> **Aim of the exercise**:
Word for word, print the entries that follow.

*** Available data ***

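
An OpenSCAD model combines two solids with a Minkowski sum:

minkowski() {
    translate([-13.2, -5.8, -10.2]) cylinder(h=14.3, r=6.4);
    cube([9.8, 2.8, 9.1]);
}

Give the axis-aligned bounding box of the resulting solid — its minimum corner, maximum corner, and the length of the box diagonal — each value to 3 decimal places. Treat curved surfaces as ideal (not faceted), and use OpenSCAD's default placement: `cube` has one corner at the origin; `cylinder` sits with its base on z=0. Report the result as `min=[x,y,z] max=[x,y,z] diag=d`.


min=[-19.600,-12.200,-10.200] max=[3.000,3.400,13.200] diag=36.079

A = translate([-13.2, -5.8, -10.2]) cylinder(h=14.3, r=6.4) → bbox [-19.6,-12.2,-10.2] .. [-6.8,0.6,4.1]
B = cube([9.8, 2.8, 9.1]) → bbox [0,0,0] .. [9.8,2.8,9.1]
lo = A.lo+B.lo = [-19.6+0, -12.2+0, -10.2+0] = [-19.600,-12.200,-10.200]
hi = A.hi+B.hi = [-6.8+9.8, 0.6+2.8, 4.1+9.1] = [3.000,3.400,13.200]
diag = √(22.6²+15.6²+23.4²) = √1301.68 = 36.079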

*** End of Available data ***

> **Solution**:
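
An OpenSCAD model combines two solids with a Minkowski sum:

minkowski() {
    translate([-13.2, -5.8, -10.2]) cylinder(h=14.3, r=6.4);
    cube([9.8, 2.8, 9.1]);
}

Give the axis-aligned bounding box of the resulting solid — its minimum corner, maximum corner, and the length of the box diagonal — each value to 3 decimal places. Treat curved surfaces as ideal (not faceted), and use OpenSCAD's default placement: `cube` has one corner at the origin; `cylinder` sits with its base on z=0. Report the result as `min=[x,y,z] max=[x,y,z] diag=d`.


min=[-19.600,-12.200,-10.200] max=[3.000,3.400,13.200] diag=36.079

A = translate([-13.2, -5.8, -10.2]) cylinder(h=14.3, r=6.4) → bbox [-19.6,-12.2,-10.2] .. [-6.8,0.6,4.1]
B = cube([9.8, 2.8, 9.1]) → bbox [0,0,0] .. [9.8,2.8,9.1]
lo = A.lo+B.lo = [-19.6+0, -12.2+0, -10.2+0] = [-19.600,-12.200,-10.200]
hi = A.hi+B.hi = [-6.8+9.8, 0.6+2.8, 4.1+9.1] = [3.000,3.400,13.200]
diag = √(22.6²+15.6²+23.4²) = √1301.68 = 36.079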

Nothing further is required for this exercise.